Work request >> Once you have read the listing, print all of it word for word.

Entries supplied >>
==*==
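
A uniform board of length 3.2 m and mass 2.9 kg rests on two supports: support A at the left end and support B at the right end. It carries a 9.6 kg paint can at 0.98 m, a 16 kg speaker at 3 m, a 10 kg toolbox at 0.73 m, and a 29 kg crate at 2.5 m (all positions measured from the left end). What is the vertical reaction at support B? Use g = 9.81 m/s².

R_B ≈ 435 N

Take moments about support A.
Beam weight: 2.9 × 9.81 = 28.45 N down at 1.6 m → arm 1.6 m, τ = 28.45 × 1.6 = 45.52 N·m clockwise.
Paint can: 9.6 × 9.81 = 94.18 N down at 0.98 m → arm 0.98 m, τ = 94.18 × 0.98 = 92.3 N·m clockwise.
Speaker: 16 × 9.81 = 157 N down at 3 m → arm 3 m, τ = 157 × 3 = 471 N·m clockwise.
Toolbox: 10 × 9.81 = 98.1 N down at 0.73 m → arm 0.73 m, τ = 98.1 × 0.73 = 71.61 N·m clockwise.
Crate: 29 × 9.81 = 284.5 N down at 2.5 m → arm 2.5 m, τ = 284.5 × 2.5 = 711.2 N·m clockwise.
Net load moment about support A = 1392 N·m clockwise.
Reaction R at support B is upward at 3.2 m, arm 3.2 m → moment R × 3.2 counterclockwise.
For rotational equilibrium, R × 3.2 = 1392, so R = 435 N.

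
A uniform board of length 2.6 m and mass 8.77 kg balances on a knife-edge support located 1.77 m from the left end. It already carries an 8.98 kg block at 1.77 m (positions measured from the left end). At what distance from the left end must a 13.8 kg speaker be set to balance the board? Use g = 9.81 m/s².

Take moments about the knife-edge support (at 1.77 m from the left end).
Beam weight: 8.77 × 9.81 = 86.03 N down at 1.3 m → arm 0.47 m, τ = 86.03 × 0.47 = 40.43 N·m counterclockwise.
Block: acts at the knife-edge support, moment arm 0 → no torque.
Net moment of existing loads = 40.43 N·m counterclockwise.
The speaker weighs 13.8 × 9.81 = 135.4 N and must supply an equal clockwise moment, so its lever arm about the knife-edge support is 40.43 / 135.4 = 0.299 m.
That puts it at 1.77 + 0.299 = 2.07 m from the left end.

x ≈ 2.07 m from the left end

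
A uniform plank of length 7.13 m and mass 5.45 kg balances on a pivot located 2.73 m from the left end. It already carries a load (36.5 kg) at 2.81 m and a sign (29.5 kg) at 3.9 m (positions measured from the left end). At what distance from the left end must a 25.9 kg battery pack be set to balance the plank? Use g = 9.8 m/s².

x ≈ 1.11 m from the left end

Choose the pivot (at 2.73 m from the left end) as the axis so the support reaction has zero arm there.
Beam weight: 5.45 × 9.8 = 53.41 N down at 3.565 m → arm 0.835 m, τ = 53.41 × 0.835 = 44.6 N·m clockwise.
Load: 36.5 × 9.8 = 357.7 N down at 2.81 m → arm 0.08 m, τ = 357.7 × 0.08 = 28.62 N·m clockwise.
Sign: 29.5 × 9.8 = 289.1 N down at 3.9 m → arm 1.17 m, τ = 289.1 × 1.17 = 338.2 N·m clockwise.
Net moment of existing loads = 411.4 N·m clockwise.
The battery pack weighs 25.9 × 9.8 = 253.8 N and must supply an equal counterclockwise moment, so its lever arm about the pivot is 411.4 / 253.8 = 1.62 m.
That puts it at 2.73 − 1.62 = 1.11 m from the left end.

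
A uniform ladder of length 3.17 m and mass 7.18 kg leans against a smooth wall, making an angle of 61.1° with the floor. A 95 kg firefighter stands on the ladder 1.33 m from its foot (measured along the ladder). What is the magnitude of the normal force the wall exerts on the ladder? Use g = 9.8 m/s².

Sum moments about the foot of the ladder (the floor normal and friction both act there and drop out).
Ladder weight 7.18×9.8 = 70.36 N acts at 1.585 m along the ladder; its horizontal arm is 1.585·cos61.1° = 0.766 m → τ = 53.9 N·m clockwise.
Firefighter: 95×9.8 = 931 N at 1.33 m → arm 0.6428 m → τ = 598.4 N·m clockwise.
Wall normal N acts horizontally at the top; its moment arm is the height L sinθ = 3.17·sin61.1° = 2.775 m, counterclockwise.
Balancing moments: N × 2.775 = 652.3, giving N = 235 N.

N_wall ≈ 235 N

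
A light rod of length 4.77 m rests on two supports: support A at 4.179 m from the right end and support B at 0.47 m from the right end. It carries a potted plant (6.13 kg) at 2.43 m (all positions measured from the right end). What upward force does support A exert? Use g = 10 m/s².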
==*==
Exercise output >>
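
A uniform board of length 3.2 m and mass 2.9 kg rests on two supports: support A at the left end and support B at the right end. It carries a 9.6 kg paint can at 0.98 m, a 16 kg speaker at 3 m, a 10 kg toolbox at 0.73 m, and a 29 kg crate at 2.5 m (all positions measured from the left end). What is the vertical reaction at support B? Use g = 9.81 m/s².

R_B ≈ 435 N

Take moments about support A.
Beam weight: 2.9 × 9.81 = 28.45 N down at 1.6 m → arm 1.6 m, τ = 28.45 × 1.6 = 45.52 N·m clockwise.
Paint can: 9.6 × 9.81 = 94.18 N down at 0.98 m → arm 0.98 m, τ = 94.18 × 0.98 = 92.3 N·m clockwise.
Speaker: 16 × 9.81 = 157 N down at 3 m → arm 3 m, τ = 157 × 3 = 471 N·m clockwise.
Toolbox: 10 × 9.81 = 98.1 N down at 0.73 m → arm 0.73 m, τ = 98.1 × 0.73 = 71.61 N·m clockwise.
Crate: 29 × 9.81 = 284.5 N down at 2.5 m → arm 2.5 m, τ = 284.5 × 2.5 = 711.2 N·m clockwise.
Net load moment about support A = 1392 N·m clockwise.
Reaction R at support B is upward at 3.2 m, arm 3.2 m → moment R × 3.2 counterclockwise.
For rotational equilibrium, R × 3.2 = 1392, so R = 435 N.

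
A uniform board of length 2.6 m and mass 8.77 kg balances on a knife-edge support located 1.77 m from the left end. It already carries an 8.98 kg block at 1.77 m (positions measured from the left end). At what distance from the left end must a 13.8 kg speaker be set to balance the board? Use g = 9.81 m/s².

Take moments about the knife-edge support (at 1.77 m from the left end).
Beam weight: 8.77 × 9.81 = 86.03 N down at 1.3 m → arm 0.47 m, τ = 86.03 × 0.47 = 40.43 N·m counterclockwise.
Block: acts at the knife-edge support, moment arm 0 → no torque.
Net moment of existing loads = 40.43 N·m counterclockwise.
The speaker weighs 13.8 × 9.81 = 135.4 N and must supply an equal clockwise moment, so its lever arm about the knife-edge support is 40.43 / 135.4 = 0.299 m.
That puts it at 1.77 + 0.299 = 2.07 m from the left end.

x ≈ 2.07 m from the left end

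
A uniform plank of length 7.13 m and mass 5.45 kg balances on a pivot located 2.73 m from the left end. It already carries a load (36.5 kg) at 2.81 m and a sign (29.5 kg) at 3.9 m (positions measured from the left end). At what distance from the left end must a 25.9 kg battery pack be set to balance the plank? Use g = 9.8 m/s².

x ≈ 1.11 m from the left end

Choose the pivot (at 2.73 m from the left end) as the axis so the support reaction has zero arm there.
Beam weight: 5.45 × 9.8 = 53.41 N down at 3.565 m → arm 0.835 m, τ = 53.41 × 0.835 = 44.6 N·m clockwise.
Load: 36.5 × 9.8 = 357.7 N down at 2.81 m → arm 0.08 m, τ = 357.7 × 0.08 = 28.62 N·m clockwise.
Sign: 29.5 × 9.8 = 289.1 N down at 3.9 m → arm 1.17 m, τ = 289.1 × 1.17 = 338.2 N·m clockwise.
Net moment of existing loads = 411.4 N·m clockwise.
The battery pack weighs 25.9 × 9.8 = 253.8 N and must supply an equal counterclockwise moment, so its lever arm about the pivot is 411.4 / 253.8 = 1.62 m.
That puts it at 2.73 − 1.62 = 1.11 m from the left end.

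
A uniform ladder of length 3.17 m and mass 7.18 kg leans against a smooth wall, making an angle of 61.1° with the floor. A 95 kg firefighter stands on the ladder 1.33 m from its foot (measured along the ladder). What is the magnitude of the normal force the wall exerts on the ladder? Use g = 9.8 m/s².

Sum moments about the foot of the ladder (the floor normal and friction both act there and drop out).
Ladder weight 7.18×9.8 = 70.36 N acts at 1.585 m along the ladder; its horizontal arm is 1.585·cos61.1° = 0.766 m → τ = 53.9 N·m clockwise.
Firefighter: 95×9.8 = 931 N at 1.33 m → arm 0.6428 m → τ = 598.4 N·m clockwise.
Wall normal N acts horizontally at the top; its moment arm is the height L sinθ = 3.17·sin61.1° = 2.775 m, counterclockwise.
Balancing moments: N × 2.775 = 652.3, giving N = 235 N.

N_wall ≈ 235 N

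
A light rod of length 4.77 m rests on two supports: support A at 4.179 m from the right end and support B at 0.47 m from the right end. It carries a potted plant (6.13 kg) at 2.43 m (all positions measured from the right end). What upward force does support A exert? Use g = 10 m/s².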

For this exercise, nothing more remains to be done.